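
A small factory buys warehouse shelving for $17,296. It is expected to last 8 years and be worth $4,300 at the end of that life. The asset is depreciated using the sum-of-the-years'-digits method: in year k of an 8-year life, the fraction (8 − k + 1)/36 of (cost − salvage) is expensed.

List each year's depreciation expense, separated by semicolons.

$2,888; $2,527; $2,166; $1,805; $1,444; $1,083; $722; $361

Depreciable base = $17,296 − $4,300 = $12,996.
Sum of the years' digits = 8+7+6+5+4+3+2+1 = 36.
Year 1: $12,996 × 8/36 = $2,888. Book value $14,408.
Year 2: $12,996 × 7/36 = $2,527. Book value $11,881.
Year 3: $12,996 × 6/36 = $2,166. Book value $9,715.
Year 4: $12,996 × 5/36 = $1,805. Book value $7,910.
Year 5: $12,996 × 4/36 = $1,444. Book value $6,466.
Year 6: $12,996 × 3/36 = $1,083. Book value $5,383.
Year 7: $12,996 × 2/36 = $722. Book value $4,661.
Year 8: $12,996 × 1/36 = $361. Book value $4,300.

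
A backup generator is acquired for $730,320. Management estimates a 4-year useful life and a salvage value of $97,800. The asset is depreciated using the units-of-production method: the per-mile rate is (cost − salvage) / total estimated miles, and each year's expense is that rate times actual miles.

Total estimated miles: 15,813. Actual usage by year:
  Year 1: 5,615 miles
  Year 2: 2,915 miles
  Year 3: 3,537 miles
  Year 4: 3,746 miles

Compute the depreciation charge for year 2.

$116,600

Depreciable base = $730,320 − $97,800 = $632,520.
Rate = $632,520 / 15,813 miles = $40 per mile.
Year 1: 5,615 × $40 = $224,600. Book value $505,720.
Year 2: 2,915 × $40 = $116,600. Book value $389,120.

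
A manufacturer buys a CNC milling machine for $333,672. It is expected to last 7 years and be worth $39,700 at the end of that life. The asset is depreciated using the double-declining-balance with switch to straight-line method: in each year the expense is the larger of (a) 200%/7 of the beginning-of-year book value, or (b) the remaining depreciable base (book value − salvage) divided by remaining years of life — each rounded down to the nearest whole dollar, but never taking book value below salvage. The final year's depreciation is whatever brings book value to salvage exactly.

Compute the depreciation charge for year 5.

$24,816

Depreciable base = $333,672 − $39,700 = $293,972.
Year 1: DB = ⌊$333,672 × 200%/7⌋ = $95,334; SL = ⌊$293,972/7⌋ = $41,996 → take DB $95,334. Book value $238,338.
Year 2: DB = ⌊$238,338 × 200%/7⌋ = $68,096; SL = ⌊$198,638/6⌋ = $33,106 → take DB $68,096. Book value $170,242.
Year 3: DB = ⌊$170,242 × 200%/7⌋ = $48,640; SL = ⌊$130,542/5⌋ = $26,108 → take DB $48,640. Book value $121,602.
Year 4: DB = ⌊$121,602 × 200%/7⌋ = $34,743; SL = ⌊$81,902/4⌋ = $20,475 → take DB $34,743. Book value $86,859.
Year 5: DB = ⌊$86,859 × 200%/7⌋ = $24,816; SL = ⌊$47,159/3⌋ = $15,719 → take DB $24,816. Book value $62,043.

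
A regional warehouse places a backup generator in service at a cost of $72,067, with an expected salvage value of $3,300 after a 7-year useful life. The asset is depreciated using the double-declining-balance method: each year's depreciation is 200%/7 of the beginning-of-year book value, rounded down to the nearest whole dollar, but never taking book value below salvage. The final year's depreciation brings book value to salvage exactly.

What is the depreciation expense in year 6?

Depreciable base = $72,067 − $3,300 = $68,767.
Year 1: ⌊$72,067 × 200%/7⌋ = $20,590. Book value $51,477.
Year 2: ⌊$51,477 × 200%/7⌋ = $14,707. Book value $36,770.
Year 3: ⌊$36,770 × 200%/7⌋ = $10,505. Book value $26,265.
Year 4: ⌊$26,265 × 200%/7⌋ = $7,504. Book value $18,761.
Year 5: ⌊$18,761 × 200%/7⌋ = $5,360. Book value $13,401.
Year 6: ⌊$13,401 × 200%/7⌋ = $3,828. Book value $9,573.

$3,828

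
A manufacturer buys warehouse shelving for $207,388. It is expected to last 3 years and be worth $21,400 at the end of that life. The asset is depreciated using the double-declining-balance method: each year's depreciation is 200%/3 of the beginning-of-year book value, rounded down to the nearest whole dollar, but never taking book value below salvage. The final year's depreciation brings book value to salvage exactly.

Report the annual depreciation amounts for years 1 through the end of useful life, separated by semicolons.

Depreciable base = $207,388 − $21,400 = $185,988.
Year 1: ⌊$207,388 × 200%/3⌋ = $138,258. Book value $69,130.
Year 2: ⌊$69,130 × 200%/3⌋ = $46,086. Book value $23,044.
Year 3 (final): $23,044 − $21,400 = $1,644. Book value $21,400.

$138,258; $46,086; $1,644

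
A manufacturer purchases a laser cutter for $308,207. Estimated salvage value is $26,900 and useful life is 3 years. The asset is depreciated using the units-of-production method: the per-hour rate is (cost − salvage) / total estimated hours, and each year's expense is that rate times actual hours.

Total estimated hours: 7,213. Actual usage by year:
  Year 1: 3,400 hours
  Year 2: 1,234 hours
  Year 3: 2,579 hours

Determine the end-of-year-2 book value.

$127,481

Depreciable base = $308,207 − $26,900 = $281,307.
Rate = $281,307 / 7,213 hours = $39 per hour.
Year 1: 3,400 × $39 = $132,600. Book value $175,607.
Year 2: 1,234 × $39 = $48,126. Book value $127,481.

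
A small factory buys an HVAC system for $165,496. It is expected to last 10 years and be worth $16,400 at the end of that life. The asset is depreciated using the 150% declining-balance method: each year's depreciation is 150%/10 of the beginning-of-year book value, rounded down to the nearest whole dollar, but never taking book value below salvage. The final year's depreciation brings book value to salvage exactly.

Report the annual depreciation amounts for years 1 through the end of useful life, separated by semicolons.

Depreciable base = $165,496 − $16,400 = $149,096.
Year 1: ⌊$165,496 × 150%/10⌋ = $24,824. Book value $140,672.
Year 2: ⌊$140,672 × 150%/10⌋ = $21,100. Book value $119,572.
Year 3: ⌊$119,572 × 150%/10⌋ = $17,935. Book value $101,637.
Year 4: ⌊$101,637 × 150%/10⌋ = $15,245. Book value $86,392.
Year 5: ⌊$86,392 × 150%/10⌋ = $12,958. Book value $73,434.
Year 6: ⌊$73,434 × 150%/10⌋ = $11,015. Book value $62,419.
Year 7: ⌊$62,419 × 150%/10⌋ = $9,362. Book value $53,057.
Year 8: ⌊$53,057 × 150%/10⌋ = $7,958. Book value $45,099.
Year 9: ⌊$45,099 × 150%/10⌋ = $6,764. Book value $38,335.
Year 10 (final): $38,335 − $16,400 = $21,935. Book value $16,400.

$24,824; $21,100; $17,935; $15,245; $12,958; $11,015; $9,362; $7,958; $6,764; $21,935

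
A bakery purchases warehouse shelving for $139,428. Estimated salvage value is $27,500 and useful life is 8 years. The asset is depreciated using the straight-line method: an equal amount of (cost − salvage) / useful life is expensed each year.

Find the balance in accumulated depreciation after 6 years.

Depreciable base = $139,428 − $27,500 = $111,928.
Annual expense = $111,928 / 8 = $13,991.
End of year 1: book value $125,437.
End of year 2: book value $111,446.
End of year 3: book value $97,455.
End of year 4: book value $83,464.
End of year 5: book value $69,473.
End of year 6: book value $55,482.
Accumulated through year 6 = $139,428 − $55,482 = $83,946.

$83,946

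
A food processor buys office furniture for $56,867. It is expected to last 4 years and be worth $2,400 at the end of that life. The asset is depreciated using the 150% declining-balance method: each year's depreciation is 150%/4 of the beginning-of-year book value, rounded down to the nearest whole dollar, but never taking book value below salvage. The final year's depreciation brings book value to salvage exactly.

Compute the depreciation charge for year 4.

Depreciable base = $56,867 − $2,400 = $54,467.
Year 1: ⌊$56,867 × 150%/4⌋ = $21,325. Book value $35,542.
Year 2: ⌊$35,542 × 150%/4⌋ = $13,328. Book value $22,214.
Year 3: ⌊$22,214 × 150%/4⌋ = $8,330. Book value $13,884.
Year 4 (final): $13,884 − $2,400 = $11,484. Book value $2,400.

$11,484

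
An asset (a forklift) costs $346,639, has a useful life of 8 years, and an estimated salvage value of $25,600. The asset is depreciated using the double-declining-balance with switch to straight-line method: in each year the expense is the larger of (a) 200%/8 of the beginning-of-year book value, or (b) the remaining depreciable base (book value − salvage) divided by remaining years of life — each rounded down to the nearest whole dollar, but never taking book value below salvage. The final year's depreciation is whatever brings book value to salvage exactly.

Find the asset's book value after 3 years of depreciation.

$146,239

Depreciable base = $346,639 − $25,600 = $321,039.
Year 1: DB = ⌊$346,639 × 200%/8⌋ = $86,659; SL = ⌊$321,039/8⌋ = $40,129 → take DB $86,659. Book value $259,980.
Year 2: DB = ⌊$259,980 × 200%/8⌋ = $64,995; SL = ⌊$234,380/7⌋ = $33,482 → take DB $64,995. Book value $194,985.
Year 3: DB = ⌊$194,985 × 200%/8⌋ = $48,746; SL = ⌊$169,385/6⌋ = $28,230 → take DB $48,746. Book value $146,239.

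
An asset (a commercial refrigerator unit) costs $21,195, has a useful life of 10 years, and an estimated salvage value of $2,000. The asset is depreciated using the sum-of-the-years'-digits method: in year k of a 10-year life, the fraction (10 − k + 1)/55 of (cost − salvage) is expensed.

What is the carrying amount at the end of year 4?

Depreciable base = $21,195 − $2,000 = $19,195.
Sum of the years' digits = 10+9+8+7+6+5+4+3+2+1 = 55.
Year 1: $19,195 × 10/55 = $3,490. Book value $17,705.
Year 2: $19,195 × 9/55 = $3,141. Book value $14,564.
Year 3: $19,195 × 8/55 = $2,792. Book value $11,772.
Year 4: $19,195 × 7/55 = $2,443. Book value $9,329.

$9,329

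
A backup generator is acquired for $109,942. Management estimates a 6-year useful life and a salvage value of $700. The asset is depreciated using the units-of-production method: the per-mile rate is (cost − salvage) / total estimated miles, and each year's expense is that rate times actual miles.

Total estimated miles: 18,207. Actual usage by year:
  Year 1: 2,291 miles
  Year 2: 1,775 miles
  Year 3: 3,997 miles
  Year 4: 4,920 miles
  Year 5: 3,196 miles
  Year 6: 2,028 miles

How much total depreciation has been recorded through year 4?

Depreciable base = $109,942 − $700 = $109,242.
Rate = $109,242 / 18,207 miles = $6 per mile.
Year 1: 2,291 × $6 = $13,746. Book value $96,196.
Year 2: 1,775 × $6 = $10,650. Book value $85,546.
Year 3: 3,997 × $6 = $23,982. Book value $61,564.
Year 4: 4,920 × $6 = $29,520. Book value $32,044.
Accumulated through year 4 = $109,942 − $32,044 = $77,898.

$77,898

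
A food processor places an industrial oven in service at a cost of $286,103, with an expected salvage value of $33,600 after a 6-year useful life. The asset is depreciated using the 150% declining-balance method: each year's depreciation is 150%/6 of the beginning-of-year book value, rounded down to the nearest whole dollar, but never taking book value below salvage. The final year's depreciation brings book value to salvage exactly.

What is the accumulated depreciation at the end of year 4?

$195,577

Depreciable base = $286,103 − $33,600 = $252,503.
Year 1: ⌊$286,103 × 150%/6⌋ = $71,525. Book value $214,578.
Year 2: ⌊$214,578 × 150%/6⌋ = $53,644. Book value $160,934.
Year 3: ⌊$160,934 × 150%/6⌋ = $40,233. Book value $120,701.
Year 4: ⌊$120,701 × 150%/6⌋ = $30,175. Book value $90,526.
Accumulated through year 4 = $286,103 − $90,526 = $195,577.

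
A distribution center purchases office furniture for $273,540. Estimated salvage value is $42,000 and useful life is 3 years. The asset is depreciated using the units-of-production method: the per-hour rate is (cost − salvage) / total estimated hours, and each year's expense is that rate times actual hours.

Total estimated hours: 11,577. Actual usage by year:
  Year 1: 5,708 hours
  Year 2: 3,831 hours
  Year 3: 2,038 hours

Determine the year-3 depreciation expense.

$40,760

Depreciable base = $273,540 − $42,000 = $231,540.
Rate = $231,540 / 11,577 hours = $20 per hour.
Year 1: 5,708 × $20 = $114,160. Book value $159,380.
Year 2: 3,831 × $20 = $76,620. Book value $82,760.
Year 3: 2,038 × $20 = $40,760. Book value $42,000.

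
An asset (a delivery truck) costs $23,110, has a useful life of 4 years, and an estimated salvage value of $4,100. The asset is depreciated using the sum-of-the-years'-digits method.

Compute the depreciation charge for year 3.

Depreciable base = $23,110 − $4,100 = $19,010.
Sum of the years' digits = 4+3+2+1 = 10.
Year 1: $19,010 × 4/10 = $7,604. Book value $15,506.
Year 2: $19,010 × 3/10 = $5,703. Book value $9,803.
Year 3: $19,010 × 2/10 = $3,802. Book value $6,001.

$3,802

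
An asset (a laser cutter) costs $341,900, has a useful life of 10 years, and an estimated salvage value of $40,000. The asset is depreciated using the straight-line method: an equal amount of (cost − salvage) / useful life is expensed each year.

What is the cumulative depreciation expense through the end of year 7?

$211,330

Depreciable base = $341,900 − $40,000 = $301,900.
Annual expense = $301,900 / 10 = $30,190.
End of year 1: book value $311,710.
End of year 2: book value $281,520.
End of year 3: book value $251,330.
End of year 4: book value $221,140.
End of year 5: book value $190,950.
End of year 6: book value $160,760.
End of year 7: book value $130,570.
Accumulated through year 7 = $341,900 − $130,570 = $211,330.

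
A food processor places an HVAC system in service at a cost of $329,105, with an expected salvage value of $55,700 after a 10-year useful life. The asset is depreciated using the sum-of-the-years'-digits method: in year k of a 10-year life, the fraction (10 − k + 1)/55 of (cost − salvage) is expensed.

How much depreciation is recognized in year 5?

$29,826

Depreciable base = $329,105 − $55,700 = $273,405.
Sum of the years' digits = 10+9+8+7+6+5+4+3+2+1 = 55.
Year 1: $273,405 × 10/55 = $49,710. Book value $279,395.
Year 2: $273,405 × 9/55 = $44,739. Book value $234,656.
Year 3: $273,405 × 8/55 = $39,768. Book value $194,888.
Year 4: $273,405 × 7/55 = $34,797. Book value $160,091.
Year 5: $273,405 × 6/55 = $29,826. Book value $130,265.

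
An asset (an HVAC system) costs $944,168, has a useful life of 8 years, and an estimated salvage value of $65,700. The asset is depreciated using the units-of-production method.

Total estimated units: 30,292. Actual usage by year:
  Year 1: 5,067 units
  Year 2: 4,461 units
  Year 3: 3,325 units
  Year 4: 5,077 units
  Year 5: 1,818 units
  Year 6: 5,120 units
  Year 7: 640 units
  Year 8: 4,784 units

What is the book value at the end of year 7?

Depreciable base = $944,168 − $65,700 = $878,468.
Rate = $878,468 / 30,292 units = $29 per unit.
Year 1: 5,067 × $29 = $146,943. Book value $797,225.
Year 2: 4,461 × $29 = $129,369. Book value $667,856.
Year 3: 3,325 × $29 = $96,425. Book value $571,431.
Year 4: 5,077 × $29 = $147,233. Book value $424,198.
Year 5: 1,818 × $29 = $52,722. Book value $371,476.
Year 6: 5,120 × $29 = $148,480. Book value $222,996.
Year 7: 640 × $29 = $18,560. Book value $204,436.

$204,436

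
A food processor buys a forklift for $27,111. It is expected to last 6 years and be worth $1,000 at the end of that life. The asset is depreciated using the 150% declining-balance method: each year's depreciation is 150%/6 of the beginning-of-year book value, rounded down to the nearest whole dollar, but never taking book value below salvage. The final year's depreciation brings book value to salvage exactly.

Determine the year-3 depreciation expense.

$3,812

Depreciable base = $27,111 − $1,000 = $26,111.
Year 1: ⌊$27,111 × 150%/6⌋ = $6,777. Book value $20,334.
Year 2: ⌊$20,334 × 150%/6⌋ = $5,083. Book value $15,251.
Year 3: ⌊$15,251 × 150%/6⌋ = $3,812. Book value $11,439.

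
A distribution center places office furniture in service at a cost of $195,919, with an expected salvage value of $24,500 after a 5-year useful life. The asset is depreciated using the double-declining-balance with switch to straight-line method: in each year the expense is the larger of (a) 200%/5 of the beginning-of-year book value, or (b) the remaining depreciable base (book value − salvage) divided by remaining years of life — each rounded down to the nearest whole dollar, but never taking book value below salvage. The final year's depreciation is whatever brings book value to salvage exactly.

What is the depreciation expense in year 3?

Depreciable base = $195,919 − $24,500 = $171,419.
Year 1: DB = ⌊$195,919 × 200%/5⌋ = $78,367; SL = ⌊$171,419/5⌋ = $34,283 → take DB $78,367. Book value $117,552.
Year 2: DB = ⌊$117,552 × 200%/5⌋ = $47,020; SL = ⌊$93,052/4⌋ = $23,263 → take DB $47,020. Book value $70,532.
Year 3: DB = ⌊$70,532 × 200%/5⌋ = $28,212; SL = ⌊$46,032/3⌋ = $15,344 → take DB $28,212. Book value $42,320.

$28,212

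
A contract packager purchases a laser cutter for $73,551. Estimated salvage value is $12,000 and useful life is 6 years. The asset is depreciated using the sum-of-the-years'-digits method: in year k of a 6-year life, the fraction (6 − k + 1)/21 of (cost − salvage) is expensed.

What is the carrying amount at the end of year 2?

$41,310

Depreciable base = $73,551 − $12,000 = $61,551.
Sum of the years' digits = 6+5+4+3+2+1 = 21.
Year 1: $61,551 × 6/21 = $17,586. Book value $55,965.
Year 2: $61,551 × 5/21 = $14,655. Book value $41,310.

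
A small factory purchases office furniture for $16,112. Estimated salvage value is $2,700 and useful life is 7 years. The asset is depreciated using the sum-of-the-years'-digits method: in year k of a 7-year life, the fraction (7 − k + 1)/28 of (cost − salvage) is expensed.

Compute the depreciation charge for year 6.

Depreciable base = $16,112 − $2,700 = $13,412.
Sum of the years' digits = 7+6+5+4+3+2+1 = 28.
Year 1: $13,412 × 7/28 = $3,353. Book value $12,759.
Year 2: $13,412 × 6/28 = $2,874. Book value $9,885.
Year 3: $13,412 × 5/28 = $2,395. Book value $7,490.
Year 4: $13,412 × 4/28 = $1,916. Book value $5,574.
Year 5: $13,412 × 3/28 = $1,437. Book value $4,137.
Year 6: $13,412 × 2/28 = $958. Book value $3,179.

$958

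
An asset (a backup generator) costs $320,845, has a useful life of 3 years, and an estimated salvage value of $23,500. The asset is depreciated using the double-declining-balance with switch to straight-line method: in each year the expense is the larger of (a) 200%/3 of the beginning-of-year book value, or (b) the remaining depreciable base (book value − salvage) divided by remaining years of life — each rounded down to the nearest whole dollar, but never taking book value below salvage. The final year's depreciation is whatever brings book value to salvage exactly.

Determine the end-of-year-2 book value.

$35,650

Depreciable base = $320,845 − $23,500 = $297,345.
Year 1: DB = ⌊$320,845 × 200%/3⌋ = $213,896; SL = ⌊$297,345/3⌋ = $99,115 → take DB $213,896. Book value $106,949.
Year 2: DB = ⌊$106,949 × 200%/3⌋ = $71,299; SL = ⌊$83,449/2⌋ = $41,724 → take DB $71,299. Book value $35,650.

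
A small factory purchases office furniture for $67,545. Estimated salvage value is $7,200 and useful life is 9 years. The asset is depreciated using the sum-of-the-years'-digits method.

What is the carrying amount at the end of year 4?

Depreciable base = $67,545 − $7,200 = $60,345.
Sum of the years' digits = 9+8+7+6+5+4+3+2+1 = 45.
Year 1: $60,345 × 9/45 = $12,069. Book value $55,476.
Year 2: $60,345 × 8/45 = $10,728. Book value $44,748.
Year 3: $60,345 × 7/45 = $9,387. Book value $35,361.
Year 4: $60,345 × 6/45 = $8,046. Book value $27,315.

$27,315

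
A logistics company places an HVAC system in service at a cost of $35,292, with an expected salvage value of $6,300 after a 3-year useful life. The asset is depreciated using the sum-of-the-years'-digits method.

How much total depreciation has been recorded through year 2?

Depreciable base = $35,292 − $6,300 = $28,992.
Sum of the years' digits = 3+2+1 = 6.
Year 1: $28,992 × 3/6 = $14,496. Book value $20,796.
Year 2: $28,992 × 2/6 = $9,664. Book value $11,132.
Accumulated through year 2 = $35,292 − $11,132 = $24,160.

$24,160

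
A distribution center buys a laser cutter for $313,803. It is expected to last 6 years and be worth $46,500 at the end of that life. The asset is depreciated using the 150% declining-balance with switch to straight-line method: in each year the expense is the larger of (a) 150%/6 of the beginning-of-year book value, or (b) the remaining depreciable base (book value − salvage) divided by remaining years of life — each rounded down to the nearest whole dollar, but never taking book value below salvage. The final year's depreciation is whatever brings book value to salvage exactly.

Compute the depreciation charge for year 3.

$44,128

Depreciable base = $313,803 − $46,500 = $267,303.
Year 1: DB = ⌊$313,803 × 150%/6⌋ = $78,450; SL = ⌊$267,303/6⌋ = $44,550 → take DB $78,450. Book value $235,353.
Year 2: DB = ⌊$235,353 × 150%/6⌋ = $58,838; SL = ⌊$188,853/5⌋ = $37,770 → take DB $58,838. Book value $176,515.
Year 3: DB = ⌊$176,515 × 150%/6⌋ = $44,128; SL = ⌊$130,015/4⌋ = $32,503 → take DB $44,128. Book value $132,387.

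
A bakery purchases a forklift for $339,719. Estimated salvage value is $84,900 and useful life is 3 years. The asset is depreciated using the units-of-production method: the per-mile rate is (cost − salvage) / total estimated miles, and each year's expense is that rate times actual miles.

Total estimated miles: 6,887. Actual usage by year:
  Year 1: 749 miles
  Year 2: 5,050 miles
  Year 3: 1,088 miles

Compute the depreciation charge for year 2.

Depreciable base = $339,719 − $84,900 = $254,819.
Rate = $254,819 / 6,887 miles = $37 per mile.
Year 1: 749 × $37 = $27,713. Book value $312,006.
Year 2: 5,050 × $37 = $186,850. Book value $125,156.

$186,850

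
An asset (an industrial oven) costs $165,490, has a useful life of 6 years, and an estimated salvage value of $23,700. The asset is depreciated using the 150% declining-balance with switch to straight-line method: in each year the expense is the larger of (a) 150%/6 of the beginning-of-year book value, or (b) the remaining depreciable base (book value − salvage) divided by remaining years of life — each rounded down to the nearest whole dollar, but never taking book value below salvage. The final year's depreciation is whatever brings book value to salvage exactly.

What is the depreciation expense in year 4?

$17,454

Depreciable base = $165,490 − $23,700 = $141,790.
Year 1: DB = ⌊$165,490 × 150%/6⌋ = $41,372; SL = ⌊$141,790/6⌋ = $23,631 → take DB $41,372. Book value $124,118.
Year 2: DB = ⌊$124,118 × 150%/6⌋ = $31,029; SL = ⌊$100,418/5⌋ = $20,083 → take DB $31,029. Book value $93,089.
Year 3: DB = ⌊$93,089 × 150%/6⌋ = $23,272; SL = ⌊$69,389/4⌋ = $17,347 → take DB $23,272. Book value $69,817.
Year 4: DB = ⌊$69,817 × 150%/6⌋ = $17,454; SL = ⌊$46,117/3⌋ = $15,372 → take DB $17,454. Book value $52,363.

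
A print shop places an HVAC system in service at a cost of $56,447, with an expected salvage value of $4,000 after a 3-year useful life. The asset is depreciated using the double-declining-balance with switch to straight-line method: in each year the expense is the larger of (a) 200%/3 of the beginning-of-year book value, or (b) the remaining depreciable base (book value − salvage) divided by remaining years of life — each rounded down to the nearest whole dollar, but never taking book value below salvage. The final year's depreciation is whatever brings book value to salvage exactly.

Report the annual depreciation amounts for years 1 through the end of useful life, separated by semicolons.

Depreciable base = $56,447 − $4,000 = $52,447.
Year 1: DB = ⌊$56,447 × 200%/3⌋ = $37,631; SL = ⌊$52,447/3⌋ = $17,482 → take DB $37,631. Book value $18,816.
Year 2: DB = ⌊$18,816 × 200%/3⌋ = $12,544; SL = ⌊$14,816/2⌋ = $7,408 → take DB $12,544. Book value $6,272.
Year 3 (final): $6,272 − $4,000 = $2,272. Book value $4,000.

$37,631; $12,544; $2,272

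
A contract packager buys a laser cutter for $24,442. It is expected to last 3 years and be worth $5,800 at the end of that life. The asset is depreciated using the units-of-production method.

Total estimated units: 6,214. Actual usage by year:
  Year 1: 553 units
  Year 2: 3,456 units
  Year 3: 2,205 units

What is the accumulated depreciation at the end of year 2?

Depreciable base = $24,442 − $5,800 = $18,642.
Rate = $18,642 / 6,214 units = $3 per unit.
Year 1: 553 × $3 = $1,659. Book value $22,783.
Year 2: 3,456 × $3 = $10,368. Book value $12,415.
Accumulated through year 2 = $24,442 − $12,415 = $12,027.

$12,027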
□ □ □ □
» **Task description**:
Return exactly what appears above, from the first line of the entries to the line with "Year 4: 3,746 miles", inclusive.

» **Written response**:
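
A small factory buys warehouse shelving for $17,296. It is expected to last 8 years and be worth $4,300 at the end of that life. The asset is depreciated using the sum-of-the-years'-digits method: in year k of an 8-year life, the fraction (8 − k + 1)/36 of (cost − salvage) is expensed.

List each year's depreciation expense, separated by semicolons.

$2,888; $2,527; $2,166; $1,805; $1,444; $1,083; $722; $361

Depreciable base = $17,296 − $4,300 = $12,996.
Sum of the years' digits = 8+7+6+5+4+3+2+1 = 36.
Year 1: $12,996 × 8/36 = $2,888. Book value $14,408.
Year 2: $12,996 × 7/36 = $2,527. Book value $11,881.
Year 3: $12,996 × 6/36 = $2,166. Book value $9,715.
Year 4: $12,996 × 5/36 = $1,805. Book value $7,910.
Year 5: $12,996 × 4/36 = $1,444. Book value $6,466.
Year 6: $12,996 × 3/36 = $1,083. Book value $5,383.
Year 7: $12,996 × 2/36 = $722. Book value $4,661.
Year 8: $12,996 × 1/36 = $361. Book value $4,300.

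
A backup generator is acquired for $730,320. Management estimates a 4-year useful life and a salvage value of $97,800. The asset is depreciated using the units-of-production method: the per-mile rate is (cost − salvage) / total estimated miles, and each year's expense is that rate times actual miles.

Total estimated miles: 15,813. Actual usage by year:
  Year 1: 5,615 miles
  Year 2: 2,915 miles
  Year 3: 3,537 miles
  Year 4: 3,746 miles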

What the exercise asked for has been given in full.